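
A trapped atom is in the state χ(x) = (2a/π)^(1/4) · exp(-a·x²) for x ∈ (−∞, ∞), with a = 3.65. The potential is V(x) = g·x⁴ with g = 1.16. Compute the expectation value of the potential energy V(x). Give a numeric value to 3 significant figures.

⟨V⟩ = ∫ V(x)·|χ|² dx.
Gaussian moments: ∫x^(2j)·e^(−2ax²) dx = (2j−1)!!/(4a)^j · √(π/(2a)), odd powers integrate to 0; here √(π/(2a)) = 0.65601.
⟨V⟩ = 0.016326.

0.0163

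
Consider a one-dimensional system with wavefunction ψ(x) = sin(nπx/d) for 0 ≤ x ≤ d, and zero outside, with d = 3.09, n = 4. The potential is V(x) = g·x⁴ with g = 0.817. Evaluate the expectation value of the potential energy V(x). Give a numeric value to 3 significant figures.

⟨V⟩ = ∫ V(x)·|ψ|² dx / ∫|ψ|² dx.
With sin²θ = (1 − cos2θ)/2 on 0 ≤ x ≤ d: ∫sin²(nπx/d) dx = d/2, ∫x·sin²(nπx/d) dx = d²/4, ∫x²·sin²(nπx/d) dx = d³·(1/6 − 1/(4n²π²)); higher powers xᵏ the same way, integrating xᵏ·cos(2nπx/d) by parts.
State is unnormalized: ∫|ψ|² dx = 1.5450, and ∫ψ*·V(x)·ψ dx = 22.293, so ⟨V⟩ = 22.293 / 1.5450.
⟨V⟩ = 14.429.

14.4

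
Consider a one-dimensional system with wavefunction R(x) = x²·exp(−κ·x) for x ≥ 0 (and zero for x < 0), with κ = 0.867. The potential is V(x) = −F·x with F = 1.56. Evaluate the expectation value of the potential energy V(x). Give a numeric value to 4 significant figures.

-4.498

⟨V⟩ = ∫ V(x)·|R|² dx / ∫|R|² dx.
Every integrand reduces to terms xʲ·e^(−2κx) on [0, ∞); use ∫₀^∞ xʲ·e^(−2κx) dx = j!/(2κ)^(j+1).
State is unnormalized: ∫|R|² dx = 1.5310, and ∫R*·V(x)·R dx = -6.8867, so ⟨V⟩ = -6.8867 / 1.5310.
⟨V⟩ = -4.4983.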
---
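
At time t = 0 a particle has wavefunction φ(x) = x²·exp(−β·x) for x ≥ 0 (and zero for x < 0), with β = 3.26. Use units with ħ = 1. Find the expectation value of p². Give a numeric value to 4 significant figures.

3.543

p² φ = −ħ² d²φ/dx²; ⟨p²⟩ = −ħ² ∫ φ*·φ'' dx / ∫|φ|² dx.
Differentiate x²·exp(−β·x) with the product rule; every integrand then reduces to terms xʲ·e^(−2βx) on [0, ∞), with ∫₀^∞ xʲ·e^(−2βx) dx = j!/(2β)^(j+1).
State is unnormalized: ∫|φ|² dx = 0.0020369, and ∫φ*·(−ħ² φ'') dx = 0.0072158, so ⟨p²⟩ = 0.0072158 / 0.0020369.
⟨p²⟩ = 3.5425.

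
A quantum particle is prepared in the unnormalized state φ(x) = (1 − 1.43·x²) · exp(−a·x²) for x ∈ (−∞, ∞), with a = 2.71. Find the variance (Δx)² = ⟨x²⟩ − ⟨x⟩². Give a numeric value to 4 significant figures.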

Task statement: Starting at the line with "At time t = 0" and ending at the line with "A quantum particle", print each line of the listing above exactly, with no other lines.

Response:
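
At time t = 0 a particle has wavefunction φ(x) = x²·exp(−β·x) for x ≥ 0 (and zero for x < 0), with β = 3.26. Use units with ħ = 1. Find the expectation value of p². Give a numeric value to 4 significant figures.

3.543

p² φ = −ħ² d²φ/dx²; ⟨p²⟩ = −ħ² ∫ φ*·φ'' dx / ∫|φ|² dx.
Differentiate x²·exp(−β·x) with the product rule; every integrand then reduces to terms xʲ·e^(−2βx) on [0, ∞), with ∫₀^∞ xʲ·e^(−2βx) dx = j!/(2β)^(j+1).
State is unnormalized: ∫|φ|² dx = 0.0020369, and ∫φ*·(−ħ² φ'') dx = 0.0072158, so ⟨p²⟩ = 0.0072158 / 0.0020369.
⟨p²⟩ = 3.5425.

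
A quantum particle is prepared in the unnormalized state φ(x) = (1 − 1.43·x²) · exp(−a·x²) for x ∈ (−∞, ∞), with a = 2.71. Find the variance (Δx)² = ⟨x²⟩ − ⟨x⟩². Give a numeric value to 4 significant figures.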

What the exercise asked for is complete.